TASK STATEMENT:
Once you reach the line that contains "A spectrum analyzer", retype it and each later line exactly as written, stopping only at the end of the listing.

[DATASET CONTENT]

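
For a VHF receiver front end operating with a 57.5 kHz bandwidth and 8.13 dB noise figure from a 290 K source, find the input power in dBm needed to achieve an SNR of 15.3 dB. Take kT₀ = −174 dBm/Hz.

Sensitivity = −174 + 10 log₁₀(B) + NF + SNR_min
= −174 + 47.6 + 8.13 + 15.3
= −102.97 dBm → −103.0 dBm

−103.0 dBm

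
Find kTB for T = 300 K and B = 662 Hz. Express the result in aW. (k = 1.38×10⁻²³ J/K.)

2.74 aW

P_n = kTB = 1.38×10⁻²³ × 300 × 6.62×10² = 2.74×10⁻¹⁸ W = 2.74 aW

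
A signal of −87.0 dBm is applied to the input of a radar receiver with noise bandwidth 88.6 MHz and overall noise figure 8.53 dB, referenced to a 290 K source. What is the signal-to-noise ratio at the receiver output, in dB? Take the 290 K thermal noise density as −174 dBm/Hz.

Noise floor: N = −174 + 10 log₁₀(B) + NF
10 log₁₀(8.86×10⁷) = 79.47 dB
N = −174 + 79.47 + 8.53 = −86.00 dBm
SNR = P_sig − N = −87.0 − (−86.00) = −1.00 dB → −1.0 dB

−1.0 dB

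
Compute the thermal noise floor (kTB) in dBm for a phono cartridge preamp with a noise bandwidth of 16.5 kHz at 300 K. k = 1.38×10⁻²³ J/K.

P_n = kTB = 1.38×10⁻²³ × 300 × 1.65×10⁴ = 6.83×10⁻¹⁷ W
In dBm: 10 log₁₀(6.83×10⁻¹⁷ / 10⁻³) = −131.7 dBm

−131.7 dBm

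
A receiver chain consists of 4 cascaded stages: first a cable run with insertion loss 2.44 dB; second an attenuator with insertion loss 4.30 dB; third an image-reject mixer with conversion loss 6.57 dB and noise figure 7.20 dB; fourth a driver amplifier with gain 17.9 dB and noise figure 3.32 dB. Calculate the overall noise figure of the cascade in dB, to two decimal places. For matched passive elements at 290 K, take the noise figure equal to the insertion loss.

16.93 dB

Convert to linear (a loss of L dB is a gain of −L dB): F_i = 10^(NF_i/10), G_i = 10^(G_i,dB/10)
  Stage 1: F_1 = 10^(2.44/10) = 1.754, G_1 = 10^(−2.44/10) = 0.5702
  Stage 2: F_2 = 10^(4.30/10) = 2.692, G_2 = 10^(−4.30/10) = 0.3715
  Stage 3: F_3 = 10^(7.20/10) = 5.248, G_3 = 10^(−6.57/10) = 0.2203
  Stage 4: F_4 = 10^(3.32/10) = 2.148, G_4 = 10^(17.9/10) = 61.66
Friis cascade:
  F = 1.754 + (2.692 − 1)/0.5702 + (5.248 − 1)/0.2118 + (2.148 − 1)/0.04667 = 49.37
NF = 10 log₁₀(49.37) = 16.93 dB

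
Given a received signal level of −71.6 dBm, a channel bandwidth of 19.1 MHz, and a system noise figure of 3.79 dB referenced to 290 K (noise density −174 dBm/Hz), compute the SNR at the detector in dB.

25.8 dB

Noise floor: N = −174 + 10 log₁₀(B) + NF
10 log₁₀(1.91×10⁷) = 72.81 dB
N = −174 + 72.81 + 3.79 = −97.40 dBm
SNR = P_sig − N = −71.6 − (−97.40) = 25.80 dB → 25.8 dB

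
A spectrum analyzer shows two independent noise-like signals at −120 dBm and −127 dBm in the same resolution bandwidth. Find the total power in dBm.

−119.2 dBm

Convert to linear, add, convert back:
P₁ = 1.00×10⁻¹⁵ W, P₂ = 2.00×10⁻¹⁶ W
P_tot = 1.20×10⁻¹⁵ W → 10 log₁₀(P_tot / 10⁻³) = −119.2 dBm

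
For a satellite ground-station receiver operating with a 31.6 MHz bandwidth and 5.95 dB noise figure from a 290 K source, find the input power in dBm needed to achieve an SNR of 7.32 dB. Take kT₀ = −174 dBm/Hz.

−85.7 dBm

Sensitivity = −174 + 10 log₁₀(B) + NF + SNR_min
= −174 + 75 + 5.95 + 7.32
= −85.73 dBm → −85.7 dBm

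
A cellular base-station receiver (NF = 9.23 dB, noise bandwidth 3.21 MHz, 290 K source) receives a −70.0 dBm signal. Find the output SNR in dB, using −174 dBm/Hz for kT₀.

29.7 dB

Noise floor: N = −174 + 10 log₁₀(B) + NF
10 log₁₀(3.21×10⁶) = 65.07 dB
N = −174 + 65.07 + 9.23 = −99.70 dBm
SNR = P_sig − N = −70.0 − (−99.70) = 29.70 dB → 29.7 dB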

[/DATASET CONTENT]

SOLUTION:
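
A spectrum analyzer shows two independent noise-like signals at −120 dBm and −127 dBm in the same resolution bandwidth. Find the total power in dBm.

−119.2 dBm

Convert to linear, add, convert back:
P₁ = 1.00×10⁻¹⁵ W, P₂ = 2.00×10⁻¹⁶ W
P_tot = 1.20×10⁻¹⁵ W → 10 log₁₀(P_tot / 10⁻³) = −119.2 dBm

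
For a satellite ground-station receiver operating with a 31.6 MHz bandwidth and 5.95 dB noise figure from a 290 K source, find the input power in dBm needed to achieve an SNR of 7.32 dB. Take kT₀ = −174 dBm/Hz.

−85.7 dBm

Sensitivity = −174 + 10 log₁₀(B) + NF + SNR_min
= −174 + 75 + 5.95 + 7.32
= −85.73 dBm → −85.7 dBm

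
A cellular base-station receiver (NF = 9.23 dB, noise bandwidth 3.21 MHz, 290 K source) receives a −70.0 dBm signal. Find the output SNR in dB, using −174 dBm/Hz for kT₀.

29.7 dB

Noise floor: N = −174 + 10 log₁₀(B) + NF
10 log₁₀(3.21×10⁶) = 65.07 dB
N = −174 + 65.07 + 9.23 = −99.70 dBm
SNR = P_sig − N = −70.0 − (−99.70) = 29.70 dB → 29.7 dB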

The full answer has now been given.